**YOUR ASSIGNMENT:**
Could you output, exactly and with nothing else, every line from the one that contains "At constant volume, 1.39" through the last line of the listing below?
::::
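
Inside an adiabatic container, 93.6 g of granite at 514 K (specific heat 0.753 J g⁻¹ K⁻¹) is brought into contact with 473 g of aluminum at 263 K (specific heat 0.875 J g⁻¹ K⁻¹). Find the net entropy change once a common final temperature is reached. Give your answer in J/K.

Energy balance: T_f = (m₁c₁T₁ + m₂c₂T₂)/(m₁c₁ + m₂c₂) = 299.52 K.
ΔS₁ = m₁c₁ ln(T_f/T₁) = 70.4808 × ln(299.52/514) = -38.06 J/K.
ΔS₂ = m₂c₂ ln(T_f/T₂) = 413.875 × ln(299.52/263) = 53.82 J/K.
ΔS_total = -38.06 + 53.82 = 15.8 J/K.

ΔS_total = 15.8 J/K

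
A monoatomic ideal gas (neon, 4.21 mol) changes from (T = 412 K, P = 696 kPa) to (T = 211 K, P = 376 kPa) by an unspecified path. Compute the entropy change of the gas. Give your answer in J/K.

ΔS = -37 J/K

ΔS = nC_p ln(T₂/T₁) − nR ln(P₂/P₁), with C_p = 5R/2 = 20.79 J mol⁻¹ K⁻¹ for a monoatomic ideal gas.
ΔS = 4.21 × [20.79 × ln(211/412) − 8.314 × ln(376/696)] = -37 J/K.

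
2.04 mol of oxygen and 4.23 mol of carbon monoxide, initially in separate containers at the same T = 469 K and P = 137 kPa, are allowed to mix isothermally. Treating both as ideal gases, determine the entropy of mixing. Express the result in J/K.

Mole fractions: x_A = 2.04/6.27 = 0.325, x_B = 0.675.
ΔS_mix = −R(n_A ln x_A + n_B ln x_B) = −8.314 × (2.04 ln 0.325 + 4.23 ln 0.675) = 32.9 J/K.

ΔS_mix = 32.9 J/K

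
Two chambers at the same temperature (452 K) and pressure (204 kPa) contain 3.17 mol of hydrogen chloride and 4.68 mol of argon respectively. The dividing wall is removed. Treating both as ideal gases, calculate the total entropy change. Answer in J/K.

Mole fractions: x_A = 3.17/7.85 = 0.404, x_B = 0.596.
ΔS_mix = −R(n_A ln x_A + n_B ln x_B) = −8.314 × (3.17 ln 0.404 + 4.68 ln 0.596) = 44 J/K.

ΔS_mix = 44 J/K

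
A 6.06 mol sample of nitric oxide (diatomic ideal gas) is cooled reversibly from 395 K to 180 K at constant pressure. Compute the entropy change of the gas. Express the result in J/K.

ΔS = -139 J/K

At constant pressure, ΔS = nC_p ln(T₂/T₁) with C_p = 7R/2 = 29.1 J mol⁻¹ K⁻¹.
ΔS = 6.06 × 29.1 × ln(180/395) = -139 J/K.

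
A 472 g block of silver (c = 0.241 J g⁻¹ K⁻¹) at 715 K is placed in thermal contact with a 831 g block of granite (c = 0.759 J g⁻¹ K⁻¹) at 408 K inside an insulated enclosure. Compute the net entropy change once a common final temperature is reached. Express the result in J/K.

Energy balance: T_f = (m₁c₁T₁ + m₂c₂T₂)/(m₁c₁ + m₂c₂) = 454.91 K.
ΔS₁ = m₁c₁ ln(T_f/T₁) = 113.752 × ln(454.91/715) = -51.44 J/K.
ΔS₂ = m₂c₂ ln(T_f/T₂) = 630.729 × ln(454.91/408) = 68.64 J/K.
ΔS_total = -51.44 + 68.64 = 17.2 J/K.

ΔS_total = 17.2 J/K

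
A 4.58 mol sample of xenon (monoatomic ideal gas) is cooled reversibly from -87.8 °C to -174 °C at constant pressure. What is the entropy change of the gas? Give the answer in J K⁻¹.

In kelvin: T₁ = 185.35 K, T₂ = 99.15 K. At constant pressure, ΔS = nC_p ln(T₂/T₁) with C_p = 5R/2 = 20.79 J mol⁻¹ K⁻¹.
ΔS = 4.58 × 20.79 × ln(99.15/185.35) = -59.6 J/K.

ΔS = -59.6 J/K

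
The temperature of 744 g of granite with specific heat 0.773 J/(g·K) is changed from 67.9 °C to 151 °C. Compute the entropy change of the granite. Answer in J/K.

In kelvin: T₁ = 341.05 K, T₂ = 424.15 K. ΔS = ∫dQ_rev/T = m c ln(T₂/T₁) = 744 × 0.773 × ln(424.15/341.05) = 125 J/K.

ΔS = 125 J/K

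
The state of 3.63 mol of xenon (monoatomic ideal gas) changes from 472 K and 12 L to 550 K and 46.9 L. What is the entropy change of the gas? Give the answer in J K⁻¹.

ΔS = 48.1 J/K

Entropy is a state function: ΔS = nC_V ln(T₂/T₁) + nR ln(V₂/V₁), with C_V = 3R/2 = 12.47 J mol⁻¹ K⁻¹ for a monoatomic ideal gas.
ΔS = 3.63 × [12.47 × ln(550/472) + 8.314 × ln(46.9/12)] = 48.1 J/K.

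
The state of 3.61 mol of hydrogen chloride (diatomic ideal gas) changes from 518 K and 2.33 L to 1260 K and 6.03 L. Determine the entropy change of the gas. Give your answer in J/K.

ΔS = 95.2 J/K

Entropy is a state function: ΔS = nC_V ln(T₂/T₁) + nR ln(V₂/V₁), with C_V = 5R/2 = 20.79 J mol⁻¹ K⁻¹ for a diatomic ideal gas.
ΔS = 3.61 × [20.79 × ln(1260/518) + 8.314 × ln(6.03/2.33)] = 95.2 J/K.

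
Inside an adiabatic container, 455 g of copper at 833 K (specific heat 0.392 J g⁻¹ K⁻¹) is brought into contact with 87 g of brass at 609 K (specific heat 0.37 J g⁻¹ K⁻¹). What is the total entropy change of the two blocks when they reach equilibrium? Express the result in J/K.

Energy balance: T_f = (m₁c₁T₁ + m₂c₂T₂)/(m₁c₁ + m₂c₂) = 798.75 K.
ΔS₁ = m₁c₁ ln(T_f/T₁) = 178.36 × ln(798.75/833) = -7.488 J/K.
ΔS₂ = m₂c₂ ln(T_f/T₂) = 32.19 × ln(798.75/609) = 8.731 J/K.
ΔS_total = -7.488 + 8.731 = 1.24 J/K.

ΔS_total = 1.24 J/K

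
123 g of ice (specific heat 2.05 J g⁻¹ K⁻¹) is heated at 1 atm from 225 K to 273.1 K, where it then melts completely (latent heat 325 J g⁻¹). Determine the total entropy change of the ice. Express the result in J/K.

ΔS = 195 J/K

Warming step: ΔS₁ = m c ln(T_tr/T_i) = 123 × 2.05 × ln(273.1/225) = 48.85 J/K.
Phase change: ΔS₂ = +mL/T_tr = 123 × 325 / 273.1 = 146.4 J/K.
ΔS_total = (48.85) + (146.4) = 195 J/K.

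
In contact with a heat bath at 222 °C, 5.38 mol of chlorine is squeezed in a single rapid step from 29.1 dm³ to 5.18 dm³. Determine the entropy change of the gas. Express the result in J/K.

ΔS_gas = -77.2 J/K

Entropy is a state function, so ΔS_gas depends only on the end states.
For an isothermal ideal gas ΔS_gas = nR ln(V₂/V₁) = 5.38 × 8.314 × ln(5.18/29.1) = -77.2 J/K.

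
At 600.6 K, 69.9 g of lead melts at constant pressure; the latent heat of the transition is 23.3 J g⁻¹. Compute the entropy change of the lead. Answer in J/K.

Heat absorbed by the substance: Q = mL = 69.9 × 23.3 = 1628.67 J.
At constant T, ΔS = Q_rev/T = 1628.67 / 600.6 = 2.71 J/K.

ΔS = 2.71 J/K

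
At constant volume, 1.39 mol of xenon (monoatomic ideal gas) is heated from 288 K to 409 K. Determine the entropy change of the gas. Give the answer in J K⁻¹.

At constant volume, ΔS = nC_V ln(T₂/T₁) with C_V = 3R/2 = 12.47 J mol⁻¹ K⁻¹.
ΔS = 1.39 × 12.47 × ln(409/288) = 6.08 J/K.

ΔS = 6.08 J/K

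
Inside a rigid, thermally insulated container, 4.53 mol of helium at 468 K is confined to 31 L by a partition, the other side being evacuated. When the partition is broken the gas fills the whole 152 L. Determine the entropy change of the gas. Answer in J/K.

For an ideal gas in free expansion Q = 0 and W = 0, so T is unchanged.
Entropy is a state function; using a reversible isothermal path, ΔS_gas = nR ln(V₂/V₁) = 4.53 × 8.314 × ln(152/31) = 59.9 J/K.

ΔS_gas = 59.9 J/K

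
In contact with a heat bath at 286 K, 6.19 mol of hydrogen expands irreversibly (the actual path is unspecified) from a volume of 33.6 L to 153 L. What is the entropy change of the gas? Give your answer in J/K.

ΔS_gas = 78 J/K

Entropy is a state function, so ΔS_gas depends only on the end states.
For an isothermal ideal gas ΔS_gas = nR ln(V₂/V₁) = 6.19 × 8.314 × ln(153/33.6) = 78 J/K.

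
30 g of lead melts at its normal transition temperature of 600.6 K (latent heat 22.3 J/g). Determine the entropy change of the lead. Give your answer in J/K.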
::::
**THE COMPLETED TASK:**
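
At constant volume, 1.39 mol of xenon (monoatomic ideal gas) is heated from 288 K to 409 K. Determine the entropy change of the gas. Give the answer in J K⁻¹.

At constant volume, ΔS = nC_V ln(T₂/T₁) with C_V = 3R/2 = 12.47 J mol⁻¹ K⁻¹.
ΔS = 1.39 × 12.47 × ln(409/288) = 6.08 J/K.

ΔS = 6.08 J/K

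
Inside a rigid, thermally insulated container, 4.53 mol of helium at 468 K is confined to 31 L by a partition, the other side being evacuated. When the partition is broken the gas fills the whole 152 L. Determine the entropy change of the gas. Answer in J/K.

For an ideal gas in free expansion Q = 0 and W = 0, so T is unchanged.
Entropy is a state function; using a reversible isothermal path, ΔS_gas = nR ln(V₂/V₁) = 4.53 × 8.314 × ln(152/31) = 59.9 J/K.

ΔS_gas = 59.9 J/K

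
In contact with a heat bath at 286 K, 6.19 mol of hydrogen expands irreversibly (the actual path is unspecified) from a volume of 33.6 L to 153 L. What is the entropy change of the gas? Give your answer in J/K.

ΔS_gas = 78 J/K

Entropy is a state function, so ΔS_gas depends only on the end states.
For an isothermal ideal gas ΔS_gas = nR ln(V₂/V₁) = 6.19 × 8.314 × ln(153/33.6) = 78 J/K.

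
30 g of lead melts at its normal transition temperature of 600.6 K (latent heat 22.3 J/g). Determine the entropy change of the lead. Give your answer in J/K.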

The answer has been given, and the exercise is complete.